- PROBLEM DETAILS
Every line of the material must be copied exactly.

- RECORDS SUPPLIED

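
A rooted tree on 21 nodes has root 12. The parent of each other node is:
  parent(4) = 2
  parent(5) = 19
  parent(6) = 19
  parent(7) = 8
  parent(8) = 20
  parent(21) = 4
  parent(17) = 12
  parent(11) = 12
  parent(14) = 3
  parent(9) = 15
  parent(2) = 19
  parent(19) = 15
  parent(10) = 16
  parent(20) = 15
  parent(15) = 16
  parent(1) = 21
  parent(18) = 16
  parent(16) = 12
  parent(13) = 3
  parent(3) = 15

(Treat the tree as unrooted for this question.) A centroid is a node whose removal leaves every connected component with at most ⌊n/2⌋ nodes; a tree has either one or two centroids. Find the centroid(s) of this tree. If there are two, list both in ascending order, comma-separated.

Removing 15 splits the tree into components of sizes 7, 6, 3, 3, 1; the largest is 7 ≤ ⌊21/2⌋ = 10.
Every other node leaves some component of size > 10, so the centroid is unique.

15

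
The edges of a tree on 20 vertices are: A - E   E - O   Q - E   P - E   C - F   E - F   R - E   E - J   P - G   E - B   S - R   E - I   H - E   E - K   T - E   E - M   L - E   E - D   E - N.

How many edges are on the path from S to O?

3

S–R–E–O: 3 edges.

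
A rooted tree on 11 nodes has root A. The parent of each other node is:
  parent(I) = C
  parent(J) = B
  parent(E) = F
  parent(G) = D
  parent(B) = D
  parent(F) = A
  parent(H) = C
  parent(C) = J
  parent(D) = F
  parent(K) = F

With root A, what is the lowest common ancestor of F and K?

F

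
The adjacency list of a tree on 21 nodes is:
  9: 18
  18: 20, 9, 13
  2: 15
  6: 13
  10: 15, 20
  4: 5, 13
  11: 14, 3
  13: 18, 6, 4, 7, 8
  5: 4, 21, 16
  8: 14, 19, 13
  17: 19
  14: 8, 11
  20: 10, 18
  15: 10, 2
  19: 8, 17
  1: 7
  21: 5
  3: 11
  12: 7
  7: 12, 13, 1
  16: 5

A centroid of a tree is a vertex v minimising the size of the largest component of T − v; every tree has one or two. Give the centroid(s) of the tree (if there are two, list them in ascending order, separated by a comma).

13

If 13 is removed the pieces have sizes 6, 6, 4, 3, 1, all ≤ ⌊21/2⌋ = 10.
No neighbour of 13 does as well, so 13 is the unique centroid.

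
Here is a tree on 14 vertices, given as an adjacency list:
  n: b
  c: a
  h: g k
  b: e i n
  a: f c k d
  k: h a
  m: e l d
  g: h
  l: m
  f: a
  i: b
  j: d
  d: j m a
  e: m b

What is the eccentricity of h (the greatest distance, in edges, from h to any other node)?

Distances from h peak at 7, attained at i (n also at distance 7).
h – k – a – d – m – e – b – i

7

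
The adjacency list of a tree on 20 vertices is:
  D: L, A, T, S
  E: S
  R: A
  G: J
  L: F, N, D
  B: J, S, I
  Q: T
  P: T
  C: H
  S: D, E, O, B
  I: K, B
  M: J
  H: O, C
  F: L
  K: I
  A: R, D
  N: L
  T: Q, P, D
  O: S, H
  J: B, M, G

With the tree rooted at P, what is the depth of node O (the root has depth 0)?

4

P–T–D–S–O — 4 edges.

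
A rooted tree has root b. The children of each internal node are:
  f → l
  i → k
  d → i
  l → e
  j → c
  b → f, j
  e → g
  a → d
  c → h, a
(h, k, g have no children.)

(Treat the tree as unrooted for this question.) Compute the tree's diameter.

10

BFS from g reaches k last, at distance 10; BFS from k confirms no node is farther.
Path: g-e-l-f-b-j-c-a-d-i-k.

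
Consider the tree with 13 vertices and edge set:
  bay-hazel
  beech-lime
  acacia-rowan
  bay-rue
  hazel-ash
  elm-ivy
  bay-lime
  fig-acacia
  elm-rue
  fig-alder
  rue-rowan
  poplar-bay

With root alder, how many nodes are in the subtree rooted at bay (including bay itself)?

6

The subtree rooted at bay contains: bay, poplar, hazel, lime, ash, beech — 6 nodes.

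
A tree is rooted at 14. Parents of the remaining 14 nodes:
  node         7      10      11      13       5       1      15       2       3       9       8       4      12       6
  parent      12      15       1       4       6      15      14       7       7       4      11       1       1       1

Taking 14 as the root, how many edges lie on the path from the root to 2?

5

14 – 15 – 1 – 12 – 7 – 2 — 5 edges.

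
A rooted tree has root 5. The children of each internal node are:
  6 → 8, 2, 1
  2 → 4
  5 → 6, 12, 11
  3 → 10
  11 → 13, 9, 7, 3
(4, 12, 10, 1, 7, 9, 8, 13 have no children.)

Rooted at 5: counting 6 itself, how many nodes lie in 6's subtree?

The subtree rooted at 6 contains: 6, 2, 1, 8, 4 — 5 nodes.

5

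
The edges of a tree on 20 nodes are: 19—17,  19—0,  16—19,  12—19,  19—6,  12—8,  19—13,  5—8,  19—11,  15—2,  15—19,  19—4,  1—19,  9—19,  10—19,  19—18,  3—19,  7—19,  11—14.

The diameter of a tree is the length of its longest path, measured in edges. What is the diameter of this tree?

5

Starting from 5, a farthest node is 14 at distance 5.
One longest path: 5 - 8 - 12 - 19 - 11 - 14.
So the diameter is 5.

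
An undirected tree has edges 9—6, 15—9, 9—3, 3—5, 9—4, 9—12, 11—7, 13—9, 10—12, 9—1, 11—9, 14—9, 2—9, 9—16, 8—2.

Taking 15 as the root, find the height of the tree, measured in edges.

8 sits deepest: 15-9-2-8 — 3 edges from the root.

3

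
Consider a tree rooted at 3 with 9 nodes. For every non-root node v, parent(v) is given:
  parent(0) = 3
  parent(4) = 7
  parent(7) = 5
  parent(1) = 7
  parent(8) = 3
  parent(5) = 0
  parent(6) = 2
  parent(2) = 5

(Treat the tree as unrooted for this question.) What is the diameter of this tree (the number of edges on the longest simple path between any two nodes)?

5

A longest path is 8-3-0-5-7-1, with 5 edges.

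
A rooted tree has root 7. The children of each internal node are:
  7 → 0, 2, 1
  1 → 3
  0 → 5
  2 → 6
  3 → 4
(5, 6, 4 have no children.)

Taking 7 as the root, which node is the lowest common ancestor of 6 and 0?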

- WRITTEN ANSWER
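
A rooted tree on 21 nodes has root 12. The parent of each other node is:
  parent(4) = 2
  parent(5) = 19
  parent(6) = 19
  parent(7) = 8
  parent(8) = 20
  parent(21) = 4
  parent(17) = 12
  parent(11) = 12
  parent(14) = 3
  parent(9) = 15
  parent(2) = 19
  parent(19) = 15
  parent(10) = 16
  parent(20) = 15
  parent(15) = 16
  parent(1) = 21
  parent(18) = 16
  parent(16) = 12
  parent(13) = 3
  parent(3) = 15

(Treat the tree as unrooted for this question.) A centroid is a node whose removal leaves every connected component with at most ⌊n/2⌋ nodes; a tree has either one or two centroids. Find the centroid(s) of this tree. If there are two, list both in ascending order, comma-separated.

Removing 15 splits the tree into components of sizes 7, 6, 3, 3, 1; the largest is 7 ≤ ⌊21/2⌋ = 10.
Every other node leaves some component of size > 10, so the centroid is unique.

15

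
The edges of a tree on 20 vertices are: A - E   E - O   Q - E   P - E   C - F   E - F   R - E   E - J   P - G   E - B   S - R   E - I   H - E   E - K   T - E   E - M   L - E   E - D   E - N.

How many edges are on the path from S to O?

3

S–R–E–O: 3 edges.

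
A rooted tree on 11 nodes has root A. The parent of each other node is:
  parent(I) = C
  parent(J) = B
  parent(E) = F
  parent(G) = D
  parent(B) = D
  parent(F) = A
  parent(H) = C
  parent(C) = J
  parent(D) = F
  parent(K) = F

With root A, what is the lowest common ancestor of F and K?

F

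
The adjacency list of a tree on 21 nodes is:
  9: 18
  18: 20, 9, 13
  2: 15
  6: 13
  10: 15, 20
  4: 5, 13
  11: 14, 3
  13: 18, 6, 4, 7, 8
  5: 4, 21, 16
  8: 14, 19, 13
  17: 19
  14: 8, 11
  20: 10, 18
  15: 10, 2
  19: 8, 17
  1: 7
  21: 5
  3: 11
  12: 7
  7: 12, 13, 1
  16: 5

A centroid of a tree is a vertex v minimising the size of the largest component of T − v; every tree has one or two. Give the centroid(s) of the tree (if there are two, list them in ascending order, separated by a comma).

13

If 13 is removed the pieces have sizes 6, 6, 4, 3, 1, all ≤ ⌊21/2⌋ = 10.
No neighbour of 13 does as well, so 13 is the unique centroid.

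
Here is a tree on 14 vertices, given as an adjacency list:
  n: b
  c: a
  h: g k
  b: e i n
  a: f c k d
  k: h a
  m: e l d
  g: h
  l: m
  f: a
  i: b
  j: d
  d: j m a
  e: m b

What is the eccentricity of h (the greatest distance, in edges, from h to any other node)?

Distances from h peak at 7, attained at i (n also at distance 7).
h – k – a – d – m – e – b – i

7

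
The adjacency list of a tree on 20 vertices is:
  D: L, A, T, S
  E: S
  R: A
  G: J
  L: F, N, D
  B: J, S, I
  Q: T
  P: T
  C: H
  S: D, E, O, B
  I: K, B
  M: J
  H: O, C
  F: L
  K: I
  A: R, D
  N: L
  T: Q, P, D
  O: S, H
  J: B, M, G

With the tree rooted at P, what is the depth of node O (the root has depth 0)?

4

P–T–D–S–O — 4 edges.

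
A rooted tree has root b. The children of each internal node are:
  f → l
  i → k
  d → i
  l → e
  j → c
  b → f, j
  e → g
  a → d
  c → h, a
(h, k, g have no children.)

(Treat the tree as unrooted for this question.) Compute the tree's diameter.

10

BFS from g reaches k last, at distance 10; BFS from k confirms no node is farther.
Path: g-e-l-f-b-j-c-a-d-i-k.

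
Consider the tree with 13 vertices and edge set:
  bay-hazel
  beech-lime
  acacia-rowan
  bay-rue
  hazel-ash
  elm-ivy
  bay-lime
  fig-acacia
  elm-rue
  fig-alder
  rue-rowan
  poplar-bay

With root alder, how many nodes are in the subtree rooted at bay (including bay itself)?

6

The subtree rooted at bay contains: bay, poplar, hazel, lime, ash, beech — 6 nodes.

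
A tree is rooted at 14. Parents of the remaining 14 nodes:
  node         7      10      11      13       5       1      15       2       3       9       8       4      12       6
  parent      12      15       1       4       6      15      14       7       7       4      11       1       1       1

Taking 14 as the root, how many edges lie on the path from the root to 2?

5

14 – 15 – 1 – 12 – 7 – 2 — 5 edges.

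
A rooted tree has root 5. The children of each internal node are:
  6 → 8, 2, 1
  2 → 4
  5 → 6, 12, 11
  3 → 10
  11 → 13, 9, 7, 3
(4, 12, 10, 1, 7, 9, 8, 13 have no children.)

Rooted at 5: counting 6 itself, how many nodes lie in 6's subtree?

The subtree rooted at 6 contains: 6, 2, 1, 8, 4 — 5 nodes.

5

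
The edges of a tree on 20 nodes are: 19—17,  19—0,  16—19,  12—19,  19—6,  12—8,  19—13,  5—8,  19—11,  15—2,  15—19,  19—4,  1—19,  9—19,  10—19,  19—18,  3—19,  7—19,  11—14.

The diameter of a tree is the length of its longest path, measured in edges. What is the diameter of this tree?

5

Starting from 5, a farthest node is 14 at distance 5.
One longest path: 5 - 8 - 12 - 19 - 11 - 14.
So the diameter is 5.

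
An undirected tree has edges 9—6, 15—9, 9—3, 3—5, 9—4, 9—12, 11—7, 13—9, 10—12, 9—1, 11—9, 14—9, 2—9, 9—16, 8—2.

Taking 15 as the root, find the height of the tree, measured in edges.

8 sits deepest: 15-9-2-8 — 3 edges from the root.

3

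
Consider a tree rooted at 3 with 9 nodes. For every non-root node v, parent(v) is given:
  parent(0) = 3
  parent(4) = 7
  parent(7) = 5
  parent(1) = 7
  parent(8) = 3
  parent(5) = 0
  parent(6) = 2
  parent(2) = 5

(Treat the tree as unrooted for this question.) What is the diameter of this tree (the number of edges on the longest simple path between any two nodes)?

5

A longest path is 8-3-0-5-7-1, with 5 edges.

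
A rooted tree has root 7. The children of each internal node are:
  7 → 0, 2, 1
  1 → 3
  0 → 5
  2 → 6
  3 → 4
(5, 6, 4 have no children.)

Taking 7 as the root, which node is the lowest common ancestor of 6 and 0?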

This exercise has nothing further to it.